ACTIVITY:
Repeat the lines from the line with "[01] headache" to the line with "E. type-II ferritosis: blurred" in the listing below, keeping both end lines and adding nothing.

THE DATA:
# # # # #

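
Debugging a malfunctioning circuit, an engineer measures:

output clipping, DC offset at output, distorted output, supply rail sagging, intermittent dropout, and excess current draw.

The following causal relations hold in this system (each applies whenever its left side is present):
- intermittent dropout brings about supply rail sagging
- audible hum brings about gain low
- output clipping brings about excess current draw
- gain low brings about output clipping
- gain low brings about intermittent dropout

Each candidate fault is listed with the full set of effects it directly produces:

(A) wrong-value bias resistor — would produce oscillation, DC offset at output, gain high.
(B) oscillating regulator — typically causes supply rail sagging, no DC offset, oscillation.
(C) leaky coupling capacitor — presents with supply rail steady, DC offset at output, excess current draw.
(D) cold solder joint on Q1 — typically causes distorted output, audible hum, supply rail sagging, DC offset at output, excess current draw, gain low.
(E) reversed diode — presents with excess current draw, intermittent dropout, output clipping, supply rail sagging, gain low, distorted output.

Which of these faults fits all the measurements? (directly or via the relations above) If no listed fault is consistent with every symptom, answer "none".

Per-candidate check:
(A) wrong-value bias resistor — does not account for output clipping, distorted output, supply rail sagging, intermittent dropout, excess current draw
(B) oscillating regulator — output clipping miss; DC offset at output miss; distorted output miss; supply rail sagging match; intermittent dropout miss; excess current draw miss
(C) leaky coupling capacitor — output clipping miss; DC offset at output match; distorted output miss; supply rail sagging miss; intermittent dropout miss; excess current draw match
(D) cold solder joint on Q1 — output clipping match (through gain low → output clipping); DC offset at output match; distorted output match; supply rail sagging match; intermittent dropout match (through gain low → intermittent dropout); excess current draw match
(E) reversed diode — output clipping match; DC offset at output miss; distorted output match; supply rail sagging match; intermittent dropout match; excess current draw match
(D) alone accounts for all the evidence.

D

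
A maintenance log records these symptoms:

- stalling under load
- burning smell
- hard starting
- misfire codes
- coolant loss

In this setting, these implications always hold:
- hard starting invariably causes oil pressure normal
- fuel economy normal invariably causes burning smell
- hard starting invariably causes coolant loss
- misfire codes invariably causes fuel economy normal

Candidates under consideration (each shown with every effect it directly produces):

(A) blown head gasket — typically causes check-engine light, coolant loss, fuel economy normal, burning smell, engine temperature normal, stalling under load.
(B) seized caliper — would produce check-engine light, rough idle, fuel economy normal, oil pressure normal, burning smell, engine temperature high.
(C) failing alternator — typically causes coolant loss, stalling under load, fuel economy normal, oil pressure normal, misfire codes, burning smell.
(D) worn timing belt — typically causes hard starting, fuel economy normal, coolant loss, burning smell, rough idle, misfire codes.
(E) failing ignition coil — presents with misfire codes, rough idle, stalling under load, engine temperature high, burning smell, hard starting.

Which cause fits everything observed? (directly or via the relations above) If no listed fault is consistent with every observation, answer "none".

E

Testing each hypothesis:
(A) blown head gasket — does not account for hard starting, misfire codes
(B) seized caliper — does not account for stalling under load, hard starting, misfire codes, coolant loss
(C) failing alternator — does not account for hard starting
(D) worn timing belt — stalling under load miss; burning smell match; hard starting match; misfire codes match; coolant loss match
(E) failing ignition coil — accounts for every observation (coolant loss through hard starting → coolant loss)
(E) is the only candidate with no mismatches.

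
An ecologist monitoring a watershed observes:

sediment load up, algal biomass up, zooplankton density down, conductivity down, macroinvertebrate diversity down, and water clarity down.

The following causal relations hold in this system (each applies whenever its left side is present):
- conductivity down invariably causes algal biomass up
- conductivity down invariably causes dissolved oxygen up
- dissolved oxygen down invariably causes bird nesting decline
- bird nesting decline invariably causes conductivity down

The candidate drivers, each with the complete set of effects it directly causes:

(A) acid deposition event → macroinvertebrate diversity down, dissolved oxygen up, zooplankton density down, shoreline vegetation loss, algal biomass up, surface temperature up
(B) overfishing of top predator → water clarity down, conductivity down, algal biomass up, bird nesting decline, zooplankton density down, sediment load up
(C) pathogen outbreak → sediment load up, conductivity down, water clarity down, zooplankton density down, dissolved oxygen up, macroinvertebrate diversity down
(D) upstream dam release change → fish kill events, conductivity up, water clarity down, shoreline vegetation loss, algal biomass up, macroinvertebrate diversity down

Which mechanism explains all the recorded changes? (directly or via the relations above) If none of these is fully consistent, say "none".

C

Per-candidate check:
(A) acid deposition event — does not account for sediment load up, conductivity down, water clarity down
(B) overfishing of top predator — sediment load up ✓; algal biomass up ✓; zooplankton density down ✓; conductivity down ✓; macroinvertebrate diversity down ✗; water clarity down ✓
(C) pathogen outbreak — sediment load up ✓; algal biomass up ✓ (by conductivity down → algal biomass up); zooplankton density down ✓; conductivity down ✓; macroinvertebrate diversity down ✓; water clarity down ✓
(D) upstream dam release change — fails on sediment load up, zooplankton density down, conductivity down (predicts conductivity up, not conductivity down)
(C) alone accounts for all the evidence.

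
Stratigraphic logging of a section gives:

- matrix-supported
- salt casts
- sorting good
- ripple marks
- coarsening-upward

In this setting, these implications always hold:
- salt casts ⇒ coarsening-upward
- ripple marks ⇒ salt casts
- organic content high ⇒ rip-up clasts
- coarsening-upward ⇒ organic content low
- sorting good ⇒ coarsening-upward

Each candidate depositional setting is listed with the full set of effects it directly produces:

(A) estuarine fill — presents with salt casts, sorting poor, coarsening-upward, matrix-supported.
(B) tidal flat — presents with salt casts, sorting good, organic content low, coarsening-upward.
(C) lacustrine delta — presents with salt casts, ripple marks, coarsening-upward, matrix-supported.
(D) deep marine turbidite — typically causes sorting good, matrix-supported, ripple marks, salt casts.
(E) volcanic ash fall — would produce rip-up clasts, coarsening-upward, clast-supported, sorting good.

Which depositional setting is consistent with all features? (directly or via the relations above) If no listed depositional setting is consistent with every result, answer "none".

D

For each candidate, compare predicted effects to what was observed:
(A) estuarine fill — fails on sorting good, ripple marks (predicts sorting poor, not sorting good)
(B) tidal flat — matrix-supported NO; salt casts yes; sorting good yes; ripple marks NO; coarsening-upward yes
(C) lacustrine delta — matrix-supported yes; salt casts yes; sorting good NO; ripple marks yes; coarsening-upward yes
(D) deep marine turbidite — matrix-supported yes; salt casts yes; sorting good yes; ripple marks yes; coarsening-upward yes (by sorting good → coarsening-upward)
(E) volcanic ash fall — matrix-supported NO; salt casts NO; sorting good yes; ripple marks NO; coarsening-upward yes
Only (D) is consistent with every observation.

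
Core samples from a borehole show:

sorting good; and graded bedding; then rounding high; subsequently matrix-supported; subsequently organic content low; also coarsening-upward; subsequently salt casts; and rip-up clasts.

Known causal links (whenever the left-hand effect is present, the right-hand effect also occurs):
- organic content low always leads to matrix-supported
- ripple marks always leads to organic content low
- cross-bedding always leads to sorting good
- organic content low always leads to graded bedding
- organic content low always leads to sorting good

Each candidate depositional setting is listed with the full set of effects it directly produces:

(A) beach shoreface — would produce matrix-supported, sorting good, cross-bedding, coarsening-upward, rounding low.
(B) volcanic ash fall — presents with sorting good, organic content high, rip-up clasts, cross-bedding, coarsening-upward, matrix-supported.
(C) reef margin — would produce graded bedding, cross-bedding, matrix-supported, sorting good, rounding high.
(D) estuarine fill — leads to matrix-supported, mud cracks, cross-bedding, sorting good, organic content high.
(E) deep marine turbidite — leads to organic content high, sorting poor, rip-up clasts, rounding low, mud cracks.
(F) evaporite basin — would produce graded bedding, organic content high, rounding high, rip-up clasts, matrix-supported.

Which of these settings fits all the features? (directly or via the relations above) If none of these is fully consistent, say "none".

For each candidate, compare predicted effects to what was observed:
(A) beach shoreface — fails on graded bedding, rounding high, organic content low, salt casts, rip-up clasts (predicts rounding low, not rounding high)
(B) volcanic ash fall — fails on graded bedding, rounding high, organic content low, salt casts (predicts organic content high, not organic content low)
(C) reef margin — sorting good match; graded bedding match; rounding high match; matrix-supported match; organic content low miss; coarsening-upward miss; salt casts miss; rip-up clasts miss
(D) estuarine fill — fails on graded bedding, rounding high, organic content low, coarsening-upward, salt casts, rip-up clasts (predicts organic content high, not organic content low)
(E) deep marine turbidite — fails on sorting good, graded bedding, rounding high, matrix-supported, organic content low, coarsening-upward, salt casts (predicts sorting poor, not sorting good; predicts rounding low, not rounding high; predicts organic content high, not organic content low)
(F) evaporite basin — sorting good miss; graded bedding match; rounding high match; matrix-supported match; organic content low miss; coarsening-upward miss; salt casts miss; rip-up clasts match
Every candidate fails on at least one observation.

none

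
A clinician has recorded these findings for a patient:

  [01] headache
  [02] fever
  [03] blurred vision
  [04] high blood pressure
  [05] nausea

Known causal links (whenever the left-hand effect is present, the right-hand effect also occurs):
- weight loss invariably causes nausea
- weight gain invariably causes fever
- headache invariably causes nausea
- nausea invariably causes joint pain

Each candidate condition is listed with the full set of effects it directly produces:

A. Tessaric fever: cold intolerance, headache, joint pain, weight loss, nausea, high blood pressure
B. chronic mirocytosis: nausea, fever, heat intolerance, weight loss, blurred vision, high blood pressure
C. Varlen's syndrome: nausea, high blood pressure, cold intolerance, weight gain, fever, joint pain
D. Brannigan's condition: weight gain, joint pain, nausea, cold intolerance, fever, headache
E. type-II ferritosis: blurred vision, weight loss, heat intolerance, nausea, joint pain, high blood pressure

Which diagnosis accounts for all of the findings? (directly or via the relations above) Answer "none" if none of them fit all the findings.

Per-candidate check:
(A) Tessaric fever — headache yes; fever NO; blurred vision NO; high blood pressure yes; nausea yes
(B) chronic mirocytosis — headache NO; fever yes; blurred vision yes; high blood pressure yes; nausea yes
(C) Varlen's syndrome — does not account for headache, blurred vision
(D) Brannigan's condition — does not account for blurred vision, high blood pressure
(E) type-II ferritosis — headache NO; fever NO; blurred vision yes; high blood pressure yes; nausea yes
Every candidate fails on at least one observation.

none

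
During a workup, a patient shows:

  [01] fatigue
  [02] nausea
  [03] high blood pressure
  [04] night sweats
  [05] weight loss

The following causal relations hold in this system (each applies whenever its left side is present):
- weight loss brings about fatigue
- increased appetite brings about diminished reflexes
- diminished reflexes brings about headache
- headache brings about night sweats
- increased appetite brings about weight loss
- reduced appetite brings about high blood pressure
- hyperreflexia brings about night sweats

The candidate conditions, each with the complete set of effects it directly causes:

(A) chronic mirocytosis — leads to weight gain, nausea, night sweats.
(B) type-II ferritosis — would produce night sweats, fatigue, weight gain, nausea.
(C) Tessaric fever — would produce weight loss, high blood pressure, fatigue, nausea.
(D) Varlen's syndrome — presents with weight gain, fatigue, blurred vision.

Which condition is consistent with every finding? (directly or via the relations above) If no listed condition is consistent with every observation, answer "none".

Checking each candidate against the observations:
(A) chronic mirocytosis — fatigue miss; nausea match; high blood pressure miss; night sweats match; weight loss miss
(B) type-II ferritosis — fatigue match; nausea match; high blood pressure miss; night sweats match; weight loss miss
(C) Tessaric fever — fatigue match; nausea match; high blood pressure match; night sweats miss; weight loss match
(D) Varlen's syndrome — fatigue match; nausea miss; high blood pressure miss; night sweats miss; weight loss miss
None of the listed candidates fits everything.

none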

# # # # #

EXERCISE SOLUTION:
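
  [01] headache
  [02] fever
  [03] blurred vision
  [04] high blood pressure
  [05] nausea

Known causal links (whenever the left-hand effect is present, the right-hand effect also occurs):
- weight loss invariably causes nausea
- weight gain invariably causes fever
- headache invariably causes nausea
- nausea invariably causes joint pain

Each candidate condition is listed with the full set of effects it directly produces:

A. Tessaric fever: cold intolerance, headache, joint pain, weight loss, nausea, high blood pressure
B. chronic mirocytosis: nausea, fever, heat intolerance, weight loss, blurred vision, high blood pressure
C. Varlen's syndrome: nausea, high blood pressure, cold intolerance, weight gain, fever, joint pain
D. Brannigan's condition: weight gain, joint pain, nausea, cold intolerance, fever, headache
E. type-II ferritosis: blurred vision, weight loss, heat intolerance, nausea, joint pain, high blood pressure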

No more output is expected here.